Exercise requirements: Could you reproduce, from the records below, everything from the line with "GixD can bind" down to the line with "The *nerD* operon", keeping both of those lines and changing nothing?

===== The input

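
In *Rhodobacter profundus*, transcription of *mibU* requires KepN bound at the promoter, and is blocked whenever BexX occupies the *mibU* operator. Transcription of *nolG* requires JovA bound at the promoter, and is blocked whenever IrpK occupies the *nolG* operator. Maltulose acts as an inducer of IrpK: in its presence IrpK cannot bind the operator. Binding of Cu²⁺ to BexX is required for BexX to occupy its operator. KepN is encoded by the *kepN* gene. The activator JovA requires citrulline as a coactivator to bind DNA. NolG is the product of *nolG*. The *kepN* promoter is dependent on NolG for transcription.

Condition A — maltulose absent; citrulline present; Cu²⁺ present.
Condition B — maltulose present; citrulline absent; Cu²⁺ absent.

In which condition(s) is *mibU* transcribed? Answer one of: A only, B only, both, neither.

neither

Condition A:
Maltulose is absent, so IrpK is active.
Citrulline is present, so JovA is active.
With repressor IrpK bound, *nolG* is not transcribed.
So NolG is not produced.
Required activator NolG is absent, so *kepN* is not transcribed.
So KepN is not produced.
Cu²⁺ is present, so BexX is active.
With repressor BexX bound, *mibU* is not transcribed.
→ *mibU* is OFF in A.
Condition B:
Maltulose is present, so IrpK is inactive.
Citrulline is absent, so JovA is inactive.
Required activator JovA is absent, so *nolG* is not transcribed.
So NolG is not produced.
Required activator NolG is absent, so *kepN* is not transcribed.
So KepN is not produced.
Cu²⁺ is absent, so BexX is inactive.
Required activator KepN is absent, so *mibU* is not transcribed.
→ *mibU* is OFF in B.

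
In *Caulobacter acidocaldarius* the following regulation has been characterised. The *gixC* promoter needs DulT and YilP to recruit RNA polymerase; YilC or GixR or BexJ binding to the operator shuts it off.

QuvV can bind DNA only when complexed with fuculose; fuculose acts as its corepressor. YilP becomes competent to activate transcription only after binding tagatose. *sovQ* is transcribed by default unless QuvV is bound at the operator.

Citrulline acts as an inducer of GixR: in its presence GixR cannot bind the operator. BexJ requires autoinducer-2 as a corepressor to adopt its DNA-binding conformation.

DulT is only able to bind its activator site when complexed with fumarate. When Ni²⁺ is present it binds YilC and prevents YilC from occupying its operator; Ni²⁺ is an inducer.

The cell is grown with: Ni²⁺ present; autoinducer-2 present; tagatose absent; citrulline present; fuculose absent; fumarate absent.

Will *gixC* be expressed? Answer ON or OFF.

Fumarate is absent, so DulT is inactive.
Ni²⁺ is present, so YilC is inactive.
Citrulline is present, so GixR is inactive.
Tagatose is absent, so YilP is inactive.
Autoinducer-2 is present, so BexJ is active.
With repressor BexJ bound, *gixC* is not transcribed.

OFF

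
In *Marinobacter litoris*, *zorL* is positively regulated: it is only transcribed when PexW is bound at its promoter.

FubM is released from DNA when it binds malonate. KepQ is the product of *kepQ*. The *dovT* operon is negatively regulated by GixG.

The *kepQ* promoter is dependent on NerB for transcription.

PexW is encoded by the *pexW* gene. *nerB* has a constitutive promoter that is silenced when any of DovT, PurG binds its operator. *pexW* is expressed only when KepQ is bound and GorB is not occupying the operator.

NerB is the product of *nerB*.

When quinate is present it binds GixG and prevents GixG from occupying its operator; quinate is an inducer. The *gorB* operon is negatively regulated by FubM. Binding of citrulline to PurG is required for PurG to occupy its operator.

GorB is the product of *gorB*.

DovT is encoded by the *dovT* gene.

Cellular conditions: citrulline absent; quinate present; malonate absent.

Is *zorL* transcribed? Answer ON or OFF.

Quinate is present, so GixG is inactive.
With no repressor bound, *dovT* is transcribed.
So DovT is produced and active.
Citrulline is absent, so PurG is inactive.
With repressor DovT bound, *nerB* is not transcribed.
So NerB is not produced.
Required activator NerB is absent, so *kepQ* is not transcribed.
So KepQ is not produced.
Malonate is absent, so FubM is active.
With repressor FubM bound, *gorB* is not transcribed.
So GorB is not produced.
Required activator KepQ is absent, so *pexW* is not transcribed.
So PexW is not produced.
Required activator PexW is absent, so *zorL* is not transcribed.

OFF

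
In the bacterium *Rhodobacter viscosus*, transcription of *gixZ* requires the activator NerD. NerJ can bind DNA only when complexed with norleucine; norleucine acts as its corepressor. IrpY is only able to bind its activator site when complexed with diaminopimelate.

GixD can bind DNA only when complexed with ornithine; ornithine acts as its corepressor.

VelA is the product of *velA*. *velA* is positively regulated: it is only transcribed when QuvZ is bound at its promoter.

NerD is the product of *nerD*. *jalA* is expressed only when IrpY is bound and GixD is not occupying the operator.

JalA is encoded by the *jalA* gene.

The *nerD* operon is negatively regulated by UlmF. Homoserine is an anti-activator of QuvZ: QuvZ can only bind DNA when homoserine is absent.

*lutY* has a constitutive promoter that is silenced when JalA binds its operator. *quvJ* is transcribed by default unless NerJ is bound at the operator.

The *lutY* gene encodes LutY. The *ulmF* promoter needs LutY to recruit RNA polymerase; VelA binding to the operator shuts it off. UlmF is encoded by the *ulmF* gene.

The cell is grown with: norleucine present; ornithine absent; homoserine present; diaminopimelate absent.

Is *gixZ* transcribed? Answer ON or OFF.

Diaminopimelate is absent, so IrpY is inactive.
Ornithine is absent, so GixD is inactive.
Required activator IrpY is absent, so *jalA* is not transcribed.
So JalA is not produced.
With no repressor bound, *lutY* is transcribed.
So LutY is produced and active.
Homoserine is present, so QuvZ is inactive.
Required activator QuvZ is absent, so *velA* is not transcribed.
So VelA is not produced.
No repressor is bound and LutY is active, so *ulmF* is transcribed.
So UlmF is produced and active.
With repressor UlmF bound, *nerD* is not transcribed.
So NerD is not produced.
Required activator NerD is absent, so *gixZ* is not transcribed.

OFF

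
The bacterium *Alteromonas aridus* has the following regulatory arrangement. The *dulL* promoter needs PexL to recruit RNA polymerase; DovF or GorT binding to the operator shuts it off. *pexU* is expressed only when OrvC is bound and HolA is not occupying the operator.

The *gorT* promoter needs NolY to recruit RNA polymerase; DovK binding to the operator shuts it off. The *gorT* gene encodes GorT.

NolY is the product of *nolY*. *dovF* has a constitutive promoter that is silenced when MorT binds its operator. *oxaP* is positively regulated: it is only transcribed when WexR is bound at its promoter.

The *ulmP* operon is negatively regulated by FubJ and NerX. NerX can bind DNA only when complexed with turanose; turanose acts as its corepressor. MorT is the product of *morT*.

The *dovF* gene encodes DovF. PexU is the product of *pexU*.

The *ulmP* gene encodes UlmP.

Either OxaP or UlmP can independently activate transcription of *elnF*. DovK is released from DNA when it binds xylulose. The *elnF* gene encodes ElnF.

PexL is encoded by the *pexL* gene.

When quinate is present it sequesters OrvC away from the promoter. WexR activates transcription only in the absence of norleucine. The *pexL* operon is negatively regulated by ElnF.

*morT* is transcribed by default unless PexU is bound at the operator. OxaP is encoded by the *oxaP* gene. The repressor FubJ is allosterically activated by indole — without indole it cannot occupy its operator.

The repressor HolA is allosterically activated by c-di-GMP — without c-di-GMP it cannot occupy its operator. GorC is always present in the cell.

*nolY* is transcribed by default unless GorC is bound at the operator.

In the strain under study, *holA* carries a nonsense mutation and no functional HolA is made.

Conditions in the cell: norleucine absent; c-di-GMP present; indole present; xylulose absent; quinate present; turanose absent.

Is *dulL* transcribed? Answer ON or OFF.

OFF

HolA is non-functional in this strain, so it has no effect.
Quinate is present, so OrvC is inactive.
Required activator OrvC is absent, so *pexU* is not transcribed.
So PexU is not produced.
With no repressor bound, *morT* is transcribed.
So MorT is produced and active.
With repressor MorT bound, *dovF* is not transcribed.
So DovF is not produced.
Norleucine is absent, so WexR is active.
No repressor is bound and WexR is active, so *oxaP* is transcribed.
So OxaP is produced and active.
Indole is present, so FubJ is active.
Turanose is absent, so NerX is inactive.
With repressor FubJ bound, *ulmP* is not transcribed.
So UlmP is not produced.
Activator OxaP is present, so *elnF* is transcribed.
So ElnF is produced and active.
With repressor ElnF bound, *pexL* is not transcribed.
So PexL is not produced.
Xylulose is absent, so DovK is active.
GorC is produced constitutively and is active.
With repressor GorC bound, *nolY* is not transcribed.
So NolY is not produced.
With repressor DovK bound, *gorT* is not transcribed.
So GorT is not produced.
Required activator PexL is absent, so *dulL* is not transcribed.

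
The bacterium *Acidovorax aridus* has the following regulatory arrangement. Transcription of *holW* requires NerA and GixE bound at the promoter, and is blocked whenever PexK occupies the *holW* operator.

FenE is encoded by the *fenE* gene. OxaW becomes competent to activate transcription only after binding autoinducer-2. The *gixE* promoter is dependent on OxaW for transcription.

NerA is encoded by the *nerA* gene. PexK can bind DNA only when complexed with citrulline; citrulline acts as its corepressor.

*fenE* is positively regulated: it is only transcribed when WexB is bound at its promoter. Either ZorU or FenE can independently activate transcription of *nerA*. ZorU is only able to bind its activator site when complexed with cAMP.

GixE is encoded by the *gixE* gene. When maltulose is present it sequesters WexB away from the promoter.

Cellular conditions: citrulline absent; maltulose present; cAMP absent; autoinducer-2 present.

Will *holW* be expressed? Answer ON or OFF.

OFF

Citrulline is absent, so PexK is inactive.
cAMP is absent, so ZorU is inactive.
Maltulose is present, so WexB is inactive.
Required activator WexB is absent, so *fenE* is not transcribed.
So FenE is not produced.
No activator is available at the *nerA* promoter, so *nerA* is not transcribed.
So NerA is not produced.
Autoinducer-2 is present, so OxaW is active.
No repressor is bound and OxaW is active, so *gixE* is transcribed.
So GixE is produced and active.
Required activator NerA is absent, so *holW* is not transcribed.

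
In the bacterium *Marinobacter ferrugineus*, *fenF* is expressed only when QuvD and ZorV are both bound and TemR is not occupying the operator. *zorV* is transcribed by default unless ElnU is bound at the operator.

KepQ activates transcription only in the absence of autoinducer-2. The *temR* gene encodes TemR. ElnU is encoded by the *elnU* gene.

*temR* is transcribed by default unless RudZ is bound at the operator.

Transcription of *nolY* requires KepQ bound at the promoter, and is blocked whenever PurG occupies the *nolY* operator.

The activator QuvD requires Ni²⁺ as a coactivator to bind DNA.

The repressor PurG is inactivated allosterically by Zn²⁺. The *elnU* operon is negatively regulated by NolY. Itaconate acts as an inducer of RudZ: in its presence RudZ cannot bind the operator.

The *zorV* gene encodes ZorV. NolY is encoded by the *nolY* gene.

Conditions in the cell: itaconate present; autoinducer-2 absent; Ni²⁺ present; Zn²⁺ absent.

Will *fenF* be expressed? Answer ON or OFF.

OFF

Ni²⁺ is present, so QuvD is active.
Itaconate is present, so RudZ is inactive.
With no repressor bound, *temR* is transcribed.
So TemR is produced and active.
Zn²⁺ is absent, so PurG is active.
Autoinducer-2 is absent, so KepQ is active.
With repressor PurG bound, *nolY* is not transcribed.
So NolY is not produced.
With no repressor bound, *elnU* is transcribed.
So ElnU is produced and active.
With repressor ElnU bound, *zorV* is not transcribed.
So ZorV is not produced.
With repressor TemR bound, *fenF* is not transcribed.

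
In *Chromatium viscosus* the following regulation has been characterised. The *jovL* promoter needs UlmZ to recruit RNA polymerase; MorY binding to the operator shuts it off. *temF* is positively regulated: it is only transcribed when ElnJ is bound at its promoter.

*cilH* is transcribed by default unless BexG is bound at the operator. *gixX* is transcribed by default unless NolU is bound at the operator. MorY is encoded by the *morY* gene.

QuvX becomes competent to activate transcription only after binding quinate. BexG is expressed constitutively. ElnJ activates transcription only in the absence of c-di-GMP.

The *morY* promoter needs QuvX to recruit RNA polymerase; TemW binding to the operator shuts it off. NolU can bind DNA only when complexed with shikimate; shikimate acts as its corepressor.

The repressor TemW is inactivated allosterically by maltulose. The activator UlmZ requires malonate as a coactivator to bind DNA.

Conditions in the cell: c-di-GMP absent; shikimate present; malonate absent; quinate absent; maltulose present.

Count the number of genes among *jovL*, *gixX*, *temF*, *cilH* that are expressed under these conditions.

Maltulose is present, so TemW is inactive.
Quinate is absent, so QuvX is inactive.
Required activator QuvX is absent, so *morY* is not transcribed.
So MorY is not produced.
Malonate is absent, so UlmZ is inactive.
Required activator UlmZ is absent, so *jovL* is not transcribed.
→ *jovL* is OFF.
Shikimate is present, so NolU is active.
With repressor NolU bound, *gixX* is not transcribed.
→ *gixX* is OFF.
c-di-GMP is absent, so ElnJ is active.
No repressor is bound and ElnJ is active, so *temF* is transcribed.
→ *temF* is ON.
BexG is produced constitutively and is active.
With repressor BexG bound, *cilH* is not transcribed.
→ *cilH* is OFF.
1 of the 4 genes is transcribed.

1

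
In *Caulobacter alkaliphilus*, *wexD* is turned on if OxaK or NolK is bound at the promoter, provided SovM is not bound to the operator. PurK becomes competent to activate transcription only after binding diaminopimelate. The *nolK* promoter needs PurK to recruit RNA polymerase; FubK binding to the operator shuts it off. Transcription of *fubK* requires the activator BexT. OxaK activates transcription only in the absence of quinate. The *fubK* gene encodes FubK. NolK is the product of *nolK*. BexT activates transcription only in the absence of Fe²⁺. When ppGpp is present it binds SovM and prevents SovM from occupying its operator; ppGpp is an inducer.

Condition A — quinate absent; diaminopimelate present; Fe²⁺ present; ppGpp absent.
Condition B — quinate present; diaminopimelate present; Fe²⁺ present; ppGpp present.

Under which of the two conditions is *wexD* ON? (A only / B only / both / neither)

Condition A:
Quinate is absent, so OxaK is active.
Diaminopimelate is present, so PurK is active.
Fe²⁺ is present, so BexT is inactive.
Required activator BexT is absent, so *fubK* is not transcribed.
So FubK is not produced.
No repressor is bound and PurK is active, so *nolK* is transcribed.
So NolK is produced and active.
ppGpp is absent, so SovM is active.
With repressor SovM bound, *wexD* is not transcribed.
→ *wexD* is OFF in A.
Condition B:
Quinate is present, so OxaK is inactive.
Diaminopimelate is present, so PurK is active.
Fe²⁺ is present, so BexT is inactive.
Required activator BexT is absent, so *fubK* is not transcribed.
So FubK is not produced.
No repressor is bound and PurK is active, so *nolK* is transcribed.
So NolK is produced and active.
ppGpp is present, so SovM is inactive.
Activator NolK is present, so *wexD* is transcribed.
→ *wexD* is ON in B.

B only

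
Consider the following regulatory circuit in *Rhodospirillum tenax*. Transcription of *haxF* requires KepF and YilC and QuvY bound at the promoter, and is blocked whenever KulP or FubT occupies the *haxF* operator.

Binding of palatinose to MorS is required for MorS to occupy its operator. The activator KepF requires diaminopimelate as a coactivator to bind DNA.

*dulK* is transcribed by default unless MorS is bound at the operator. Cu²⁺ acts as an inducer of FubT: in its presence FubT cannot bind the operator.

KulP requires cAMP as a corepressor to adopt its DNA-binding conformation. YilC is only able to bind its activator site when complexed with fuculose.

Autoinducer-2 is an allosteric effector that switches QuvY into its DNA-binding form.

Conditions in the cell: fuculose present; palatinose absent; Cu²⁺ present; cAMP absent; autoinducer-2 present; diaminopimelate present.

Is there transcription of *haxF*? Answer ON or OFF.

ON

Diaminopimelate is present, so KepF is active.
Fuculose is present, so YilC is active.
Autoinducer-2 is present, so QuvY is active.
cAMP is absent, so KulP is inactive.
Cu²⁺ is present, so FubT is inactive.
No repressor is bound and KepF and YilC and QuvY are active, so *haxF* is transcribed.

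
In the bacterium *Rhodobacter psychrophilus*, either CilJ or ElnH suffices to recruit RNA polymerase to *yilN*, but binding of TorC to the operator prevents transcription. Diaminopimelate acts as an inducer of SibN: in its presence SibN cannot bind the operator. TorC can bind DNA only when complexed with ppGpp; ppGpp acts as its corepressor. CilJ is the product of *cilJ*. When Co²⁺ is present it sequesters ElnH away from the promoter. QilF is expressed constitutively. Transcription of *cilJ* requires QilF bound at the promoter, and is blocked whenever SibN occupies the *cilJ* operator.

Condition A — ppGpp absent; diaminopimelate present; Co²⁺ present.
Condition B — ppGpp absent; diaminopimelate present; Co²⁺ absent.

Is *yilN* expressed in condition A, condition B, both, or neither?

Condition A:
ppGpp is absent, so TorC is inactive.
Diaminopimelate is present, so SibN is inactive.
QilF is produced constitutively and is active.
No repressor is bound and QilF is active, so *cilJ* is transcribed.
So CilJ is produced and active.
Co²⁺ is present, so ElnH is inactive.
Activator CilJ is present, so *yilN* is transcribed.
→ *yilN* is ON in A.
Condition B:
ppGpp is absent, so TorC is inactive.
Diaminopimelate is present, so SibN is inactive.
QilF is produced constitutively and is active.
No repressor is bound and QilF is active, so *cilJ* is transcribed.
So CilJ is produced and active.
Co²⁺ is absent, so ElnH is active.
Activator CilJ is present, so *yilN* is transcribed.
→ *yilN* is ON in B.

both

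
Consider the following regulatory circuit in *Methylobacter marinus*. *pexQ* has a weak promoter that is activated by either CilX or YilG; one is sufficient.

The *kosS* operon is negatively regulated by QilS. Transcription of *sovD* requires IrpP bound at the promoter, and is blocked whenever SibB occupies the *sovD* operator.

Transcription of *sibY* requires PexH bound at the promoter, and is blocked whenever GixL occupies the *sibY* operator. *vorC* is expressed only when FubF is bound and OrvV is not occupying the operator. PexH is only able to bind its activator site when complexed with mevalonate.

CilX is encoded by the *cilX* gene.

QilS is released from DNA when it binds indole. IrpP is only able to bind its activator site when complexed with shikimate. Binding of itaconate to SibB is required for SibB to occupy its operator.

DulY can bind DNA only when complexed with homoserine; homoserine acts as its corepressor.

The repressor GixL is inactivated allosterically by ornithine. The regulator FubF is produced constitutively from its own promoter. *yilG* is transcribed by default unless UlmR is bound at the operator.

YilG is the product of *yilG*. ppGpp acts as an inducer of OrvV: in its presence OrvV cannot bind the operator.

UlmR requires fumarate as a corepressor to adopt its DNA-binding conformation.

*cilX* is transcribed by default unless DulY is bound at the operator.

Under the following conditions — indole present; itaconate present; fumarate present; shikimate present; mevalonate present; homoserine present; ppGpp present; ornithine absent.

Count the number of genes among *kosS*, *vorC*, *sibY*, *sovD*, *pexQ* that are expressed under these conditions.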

==========

Answer space:
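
GixD can bind DNA only when complexed with ornithine; ornithine acts as its corepressor.

VelA is the product of *velA*. *velA* is positively regulated: it is only transcribed when QuvZ is bound at its promoter.

NerD is the product of *nerD*. *jalA* is expressed only when IrpY is bound and GixD is not occupying the operator.

JalA is encoded by the *jalA* gene.

The *nerD* operon is negatively regulated by UlmF. Homoserine is an anti-activator of QuvZ: QuvZ can only bind DNA when homoserine is absent.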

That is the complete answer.